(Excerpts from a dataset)
★ ★ ★

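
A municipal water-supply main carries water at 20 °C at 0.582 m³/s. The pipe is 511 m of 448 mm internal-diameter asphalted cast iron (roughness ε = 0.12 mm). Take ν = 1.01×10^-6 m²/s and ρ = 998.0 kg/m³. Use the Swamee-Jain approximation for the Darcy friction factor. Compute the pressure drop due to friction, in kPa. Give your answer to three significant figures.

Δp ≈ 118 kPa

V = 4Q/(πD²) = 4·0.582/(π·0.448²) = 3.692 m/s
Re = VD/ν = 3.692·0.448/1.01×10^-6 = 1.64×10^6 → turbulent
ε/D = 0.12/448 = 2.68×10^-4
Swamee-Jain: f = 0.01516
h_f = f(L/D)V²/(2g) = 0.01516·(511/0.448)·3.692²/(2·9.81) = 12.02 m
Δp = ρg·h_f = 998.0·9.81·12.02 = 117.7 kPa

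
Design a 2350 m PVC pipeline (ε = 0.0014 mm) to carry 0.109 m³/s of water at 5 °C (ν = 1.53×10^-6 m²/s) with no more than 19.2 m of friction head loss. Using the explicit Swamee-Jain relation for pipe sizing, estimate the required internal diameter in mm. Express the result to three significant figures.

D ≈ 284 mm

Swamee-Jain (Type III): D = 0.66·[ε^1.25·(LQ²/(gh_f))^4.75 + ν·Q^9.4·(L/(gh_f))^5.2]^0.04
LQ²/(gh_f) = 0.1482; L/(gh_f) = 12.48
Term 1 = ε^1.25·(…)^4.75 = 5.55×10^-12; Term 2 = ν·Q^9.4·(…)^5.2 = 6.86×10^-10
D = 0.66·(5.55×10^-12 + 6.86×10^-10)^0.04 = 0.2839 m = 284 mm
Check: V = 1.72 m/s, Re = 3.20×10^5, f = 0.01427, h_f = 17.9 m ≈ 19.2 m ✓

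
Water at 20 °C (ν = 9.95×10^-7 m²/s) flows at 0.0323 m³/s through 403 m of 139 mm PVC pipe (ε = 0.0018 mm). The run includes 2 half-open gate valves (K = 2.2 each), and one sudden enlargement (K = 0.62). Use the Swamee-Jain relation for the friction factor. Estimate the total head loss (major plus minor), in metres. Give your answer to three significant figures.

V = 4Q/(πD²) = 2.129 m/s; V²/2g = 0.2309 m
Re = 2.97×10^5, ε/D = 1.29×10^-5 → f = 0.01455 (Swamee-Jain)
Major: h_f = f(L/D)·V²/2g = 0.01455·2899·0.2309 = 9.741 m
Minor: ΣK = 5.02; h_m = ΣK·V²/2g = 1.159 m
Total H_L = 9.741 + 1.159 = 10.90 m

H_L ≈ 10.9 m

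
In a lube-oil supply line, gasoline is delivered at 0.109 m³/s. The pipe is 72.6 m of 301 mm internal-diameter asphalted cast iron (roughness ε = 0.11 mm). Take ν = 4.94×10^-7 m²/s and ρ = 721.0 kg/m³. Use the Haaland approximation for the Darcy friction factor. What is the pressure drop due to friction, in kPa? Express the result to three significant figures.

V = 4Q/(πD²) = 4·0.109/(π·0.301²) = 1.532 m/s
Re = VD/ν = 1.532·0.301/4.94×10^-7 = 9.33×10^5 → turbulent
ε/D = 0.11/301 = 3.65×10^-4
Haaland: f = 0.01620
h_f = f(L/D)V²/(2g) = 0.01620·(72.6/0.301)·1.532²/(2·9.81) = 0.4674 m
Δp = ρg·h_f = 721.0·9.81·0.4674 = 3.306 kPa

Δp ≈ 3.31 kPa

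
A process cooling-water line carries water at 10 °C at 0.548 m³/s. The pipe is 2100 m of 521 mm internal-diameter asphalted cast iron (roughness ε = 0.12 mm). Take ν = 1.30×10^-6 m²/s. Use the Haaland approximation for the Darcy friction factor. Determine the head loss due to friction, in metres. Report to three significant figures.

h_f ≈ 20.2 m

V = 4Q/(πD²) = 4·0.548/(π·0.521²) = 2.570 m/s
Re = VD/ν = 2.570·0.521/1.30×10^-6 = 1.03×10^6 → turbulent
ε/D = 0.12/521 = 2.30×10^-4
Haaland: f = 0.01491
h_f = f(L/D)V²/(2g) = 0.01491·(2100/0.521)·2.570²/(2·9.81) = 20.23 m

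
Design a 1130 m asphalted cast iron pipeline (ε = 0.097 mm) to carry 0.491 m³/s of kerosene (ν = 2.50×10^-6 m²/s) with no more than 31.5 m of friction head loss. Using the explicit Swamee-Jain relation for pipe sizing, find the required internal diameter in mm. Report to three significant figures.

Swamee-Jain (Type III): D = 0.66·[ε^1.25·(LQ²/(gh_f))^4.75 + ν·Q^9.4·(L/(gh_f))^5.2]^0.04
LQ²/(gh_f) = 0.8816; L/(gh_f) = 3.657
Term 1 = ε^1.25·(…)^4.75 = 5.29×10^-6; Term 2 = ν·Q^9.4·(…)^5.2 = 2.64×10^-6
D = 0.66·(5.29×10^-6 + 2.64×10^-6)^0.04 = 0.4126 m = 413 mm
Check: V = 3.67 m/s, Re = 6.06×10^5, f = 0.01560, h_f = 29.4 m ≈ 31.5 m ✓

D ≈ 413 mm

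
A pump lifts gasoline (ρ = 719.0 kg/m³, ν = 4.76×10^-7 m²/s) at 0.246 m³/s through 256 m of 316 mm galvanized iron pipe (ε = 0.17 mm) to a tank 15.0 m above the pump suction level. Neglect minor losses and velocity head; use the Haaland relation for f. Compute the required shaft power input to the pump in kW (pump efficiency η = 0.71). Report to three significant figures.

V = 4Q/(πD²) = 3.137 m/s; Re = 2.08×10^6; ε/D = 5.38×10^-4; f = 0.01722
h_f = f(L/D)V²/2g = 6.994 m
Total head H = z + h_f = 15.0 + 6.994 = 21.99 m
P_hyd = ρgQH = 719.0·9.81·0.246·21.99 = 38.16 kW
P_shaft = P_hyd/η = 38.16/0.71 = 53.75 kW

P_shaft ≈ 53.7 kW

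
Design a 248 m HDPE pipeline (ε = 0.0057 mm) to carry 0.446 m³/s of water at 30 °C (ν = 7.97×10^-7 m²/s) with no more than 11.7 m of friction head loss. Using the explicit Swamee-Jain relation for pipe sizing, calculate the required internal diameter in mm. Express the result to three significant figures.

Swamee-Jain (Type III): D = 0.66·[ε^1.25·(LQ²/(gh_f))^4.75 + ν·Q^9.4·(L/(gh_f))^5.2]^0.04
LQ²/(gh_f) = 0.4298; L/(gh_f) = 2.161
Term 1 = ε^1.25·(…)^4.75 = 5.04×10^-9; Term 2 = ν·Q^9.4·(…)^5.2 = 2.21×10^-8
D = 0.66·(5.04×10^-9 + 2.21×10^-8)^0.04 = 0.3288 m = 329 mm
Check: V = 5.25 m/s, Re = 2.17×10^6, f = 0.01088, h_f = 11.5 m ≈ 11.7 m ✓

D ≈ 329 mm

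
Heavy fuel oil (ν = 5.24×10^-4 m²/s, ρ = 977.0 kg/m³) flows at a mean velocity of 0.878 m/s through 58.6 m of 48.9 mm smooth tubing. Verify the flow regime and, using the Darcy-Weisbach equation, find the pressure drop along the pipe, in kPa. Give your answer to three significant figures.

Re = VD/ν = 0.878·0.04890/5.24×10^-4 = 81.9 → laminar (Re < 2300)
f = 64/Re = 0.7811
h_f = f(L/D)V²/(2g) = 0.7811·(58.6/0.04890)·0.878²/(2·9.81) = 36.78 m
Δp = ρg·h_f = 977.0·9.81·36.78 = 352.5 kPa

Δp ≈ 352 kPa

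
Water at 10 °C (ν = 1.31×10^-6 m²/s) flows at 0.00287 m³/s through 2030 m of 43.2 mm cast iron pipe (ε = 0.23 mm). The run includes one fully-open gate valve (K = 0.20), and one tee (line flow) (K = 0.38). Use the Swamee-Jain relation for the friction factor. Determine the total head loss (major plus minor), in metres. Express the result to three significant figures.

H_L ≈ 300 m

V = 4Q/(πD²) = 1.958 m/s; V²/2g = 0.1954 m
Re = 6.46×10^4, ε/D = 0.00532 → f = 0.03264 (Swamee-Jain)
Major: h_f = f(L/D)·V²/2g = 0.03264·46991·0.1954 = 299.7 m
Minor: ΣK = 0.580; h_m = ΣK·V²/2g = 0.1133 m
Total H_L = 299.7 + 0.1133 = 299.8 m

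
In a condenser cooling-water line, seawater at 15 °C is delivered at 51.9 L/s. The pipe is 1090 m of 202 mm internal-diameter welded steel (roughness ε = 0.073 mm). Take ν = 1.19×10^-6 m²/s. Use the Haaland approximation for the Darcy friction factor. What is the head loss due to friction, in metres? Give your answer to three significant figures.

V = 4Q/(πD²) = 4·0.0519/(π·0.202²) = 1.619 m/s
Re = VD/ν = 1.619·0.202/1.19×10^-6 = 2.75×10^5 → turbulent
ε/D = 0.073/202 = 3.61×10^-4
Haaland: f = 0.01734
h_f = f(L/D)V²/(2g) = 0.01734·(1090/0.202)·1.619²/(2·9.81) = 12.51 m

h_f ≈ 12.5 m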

★ ★ ★

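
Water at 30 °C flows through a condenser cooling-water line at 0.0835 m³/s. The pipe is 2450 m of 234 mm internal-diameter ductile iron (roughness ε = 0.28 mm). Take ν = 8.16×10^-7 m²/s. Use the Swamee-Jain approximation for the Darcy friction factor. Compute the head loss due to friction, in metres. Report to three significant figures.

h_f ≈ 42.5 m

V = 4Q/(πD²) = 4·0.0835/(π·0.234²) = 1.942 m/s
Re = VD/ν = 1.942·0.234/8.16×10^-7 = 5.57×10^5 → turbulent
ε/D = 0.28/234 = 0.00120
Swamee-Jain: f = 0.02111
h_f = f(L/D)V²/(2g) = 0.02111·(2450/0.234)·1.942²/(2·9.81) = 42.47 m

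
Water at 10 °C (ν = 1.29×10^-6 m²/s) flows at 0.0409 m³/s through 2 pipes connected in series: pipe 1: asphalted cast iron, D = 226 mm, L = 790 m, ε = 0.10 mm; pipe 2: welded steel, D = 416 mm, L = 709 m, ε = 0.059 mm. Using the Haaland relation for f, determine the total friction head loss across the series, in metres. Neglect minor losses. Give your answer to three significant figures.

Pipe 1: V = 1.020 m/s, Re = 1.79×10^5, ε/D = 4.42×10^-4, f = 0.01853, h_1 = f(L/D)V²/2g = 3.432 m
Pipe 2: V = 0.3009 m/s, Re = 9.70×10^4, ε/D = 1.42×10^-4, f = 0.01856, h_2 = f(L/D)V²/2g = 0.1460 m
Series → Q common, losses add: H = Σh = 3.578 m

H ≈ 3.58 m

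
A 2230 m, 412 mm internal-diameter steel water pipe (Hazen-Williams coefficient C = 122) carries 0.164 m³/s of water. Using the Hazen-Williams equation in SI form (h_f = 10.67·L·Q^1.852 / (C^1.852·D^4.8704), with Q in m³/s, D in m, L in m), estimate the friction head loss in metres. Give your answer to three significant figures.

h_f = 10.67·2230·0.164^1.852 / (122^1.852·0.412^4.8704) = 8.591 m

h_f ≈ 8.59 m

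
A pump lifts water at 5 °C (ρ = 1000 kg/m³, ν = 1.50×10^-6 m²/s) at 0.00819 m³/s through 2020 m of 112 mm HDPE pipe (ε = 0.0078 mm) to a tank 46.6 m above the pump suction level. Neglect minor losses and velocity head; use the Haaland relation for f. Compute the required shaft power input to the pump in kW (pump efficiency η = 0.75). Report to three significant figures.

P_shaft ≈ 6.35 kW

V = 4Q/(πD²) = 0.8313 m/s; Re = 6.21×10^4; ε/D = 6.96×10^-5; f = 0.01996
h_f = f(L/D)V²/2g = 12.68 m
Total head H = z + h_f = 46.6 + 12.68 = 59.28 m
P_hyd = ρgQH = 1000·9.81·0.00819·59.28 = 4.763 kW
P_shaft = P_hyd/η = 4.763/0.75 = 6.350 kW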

★ ★ ★

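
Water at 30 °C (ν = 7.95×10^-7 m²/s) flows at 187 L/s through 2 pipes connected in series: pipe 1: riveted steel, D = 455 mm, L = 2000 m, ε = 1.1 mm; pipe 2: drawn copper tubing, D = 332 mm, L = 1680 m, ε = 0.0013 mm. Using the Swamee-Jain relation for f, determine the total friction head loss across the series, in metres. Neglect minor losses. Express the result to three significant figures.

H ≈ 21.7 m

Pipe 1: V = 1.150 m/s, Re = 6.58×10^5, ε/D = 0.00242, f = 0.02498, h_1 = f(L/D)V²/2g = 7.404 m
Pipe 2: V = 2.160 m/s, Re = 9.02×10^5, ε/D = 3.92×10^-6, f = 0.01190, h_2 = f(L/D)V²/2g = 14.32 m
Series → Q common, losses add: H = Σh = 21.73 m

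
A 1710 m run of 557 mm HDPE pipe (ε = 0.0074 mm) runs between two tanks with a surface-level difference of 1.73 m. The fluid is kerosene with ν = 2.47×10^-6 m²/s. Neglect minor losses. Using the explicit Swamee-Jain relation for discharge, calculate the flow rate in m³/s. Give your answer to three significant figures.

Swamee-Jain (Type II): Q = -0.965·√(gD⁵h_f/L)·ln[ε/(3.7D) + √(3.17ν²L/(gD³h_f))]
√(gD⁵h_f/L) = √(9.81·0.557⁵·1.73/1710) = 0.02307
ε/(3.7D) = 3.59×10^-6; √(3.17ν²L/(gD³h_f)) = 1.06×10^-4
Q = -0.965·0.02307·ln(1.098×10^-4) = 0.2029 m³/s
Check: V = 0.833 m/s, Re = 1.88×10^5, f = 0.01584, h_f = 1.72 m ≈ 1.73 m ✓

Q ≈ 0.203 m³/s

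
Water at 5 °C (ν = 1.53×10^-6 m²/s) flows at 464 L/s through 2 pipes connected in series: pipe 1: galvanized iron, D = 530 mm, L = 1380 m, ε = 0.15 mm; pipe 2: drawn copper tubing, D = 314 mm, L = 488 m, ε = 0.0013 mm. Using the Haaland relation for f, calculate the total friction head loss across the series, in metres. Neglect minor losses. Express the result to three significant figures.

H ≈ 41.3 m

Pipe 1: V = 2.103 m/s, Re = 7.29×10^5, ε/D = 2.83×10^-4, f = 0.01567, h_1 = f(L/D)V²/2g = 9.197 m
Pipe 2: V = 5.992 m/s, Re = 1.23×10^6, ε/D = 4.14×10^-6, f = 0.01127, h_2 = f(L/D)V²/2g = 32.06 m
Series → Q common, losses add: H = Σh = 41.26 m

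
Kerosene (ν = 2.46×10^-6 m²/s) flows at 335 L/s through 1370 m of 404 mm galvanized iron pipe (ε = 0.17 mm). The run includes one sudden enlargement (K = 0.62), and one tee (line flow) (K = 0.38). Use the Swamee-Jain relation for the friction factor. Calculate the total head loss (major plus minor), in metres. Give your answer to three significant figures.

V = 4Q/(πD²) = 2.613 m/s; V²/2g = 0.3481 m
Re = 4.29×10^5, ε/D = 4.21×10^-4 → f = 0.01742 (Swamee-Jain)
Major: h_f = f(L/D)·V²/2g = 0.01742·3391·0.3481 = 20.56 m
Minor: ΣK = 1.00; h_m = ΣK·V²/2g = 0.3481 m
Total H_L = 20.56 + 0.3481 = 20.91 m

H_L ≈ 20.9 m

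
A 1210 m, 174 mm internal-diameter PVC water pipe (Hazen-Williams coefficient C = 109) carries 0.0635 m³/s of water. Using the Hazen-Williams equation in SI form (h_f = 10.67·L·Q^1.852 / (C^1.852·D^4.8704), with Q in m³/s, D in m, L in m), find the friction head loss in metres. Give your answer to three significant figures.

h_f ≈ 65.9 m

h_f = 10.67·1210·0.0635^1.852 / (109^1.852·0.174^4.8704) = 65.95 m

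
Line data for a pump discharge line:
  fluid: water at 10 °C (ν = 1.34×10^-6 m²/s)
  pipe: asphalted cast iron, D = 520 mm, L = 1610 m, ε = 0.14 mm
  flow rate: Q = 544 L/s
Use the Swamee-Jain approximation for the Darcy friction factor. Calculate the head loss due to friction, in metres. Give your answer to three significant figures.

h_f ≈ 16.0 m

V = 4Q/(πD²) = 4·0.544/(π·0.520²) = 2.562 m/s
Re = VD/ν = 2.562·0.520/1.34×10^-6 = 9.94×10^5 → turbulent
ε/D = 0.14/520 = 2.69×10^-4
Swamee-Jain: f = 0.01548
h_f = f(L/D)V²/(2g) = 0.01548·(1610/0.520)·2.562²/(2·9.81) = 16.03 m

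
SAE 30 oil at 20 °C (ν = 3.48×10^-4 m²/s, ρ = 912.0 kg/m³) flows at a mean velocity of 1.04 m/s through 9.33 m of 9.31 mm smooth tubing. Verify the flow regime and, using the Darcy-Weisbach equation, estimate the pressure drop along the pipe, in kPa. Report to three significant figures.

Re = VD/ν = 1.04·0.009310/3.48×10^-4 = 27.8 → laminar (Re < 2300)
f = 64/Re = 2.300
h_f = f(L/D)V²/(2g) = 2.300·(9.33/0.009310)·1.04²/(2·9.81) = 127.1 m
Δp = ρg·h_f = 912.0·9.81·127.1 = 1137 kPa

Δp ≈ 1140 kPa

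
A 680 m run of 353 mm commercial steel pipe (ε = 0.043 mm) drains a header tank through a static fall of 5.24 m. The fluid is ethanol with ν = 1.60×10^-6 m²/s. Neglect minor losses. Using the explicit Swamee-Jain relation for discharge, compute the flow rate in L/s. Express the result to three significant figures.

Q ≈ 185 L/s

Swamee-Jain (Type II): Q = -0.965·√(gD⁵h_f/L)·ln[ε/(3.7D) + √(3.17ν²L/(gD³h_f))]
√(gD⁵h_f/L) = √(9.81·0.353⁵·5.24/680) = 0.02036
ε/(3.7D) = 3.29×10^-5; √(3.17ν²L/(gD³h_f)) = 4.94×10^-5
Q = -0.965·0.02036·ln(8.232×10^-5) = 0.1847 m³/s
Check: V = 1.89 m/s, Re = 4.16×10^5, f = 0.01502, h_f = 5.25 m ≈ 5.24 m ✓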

★ ★ ★

▸ **Exercise prompt**: From the entries above, write out only the lines starting at the line that holds "pipe: asphalted cast" and ending at the line that holds "flow rate: Q = 544 L/s", keeping both and matching them exactly.

▸ **Reply to the task**:
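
  pipe: asphalted cast iron, D = 520 mm, L = 1610 m, ε = 0.14 mm
  flow rate: Q = 544 L/s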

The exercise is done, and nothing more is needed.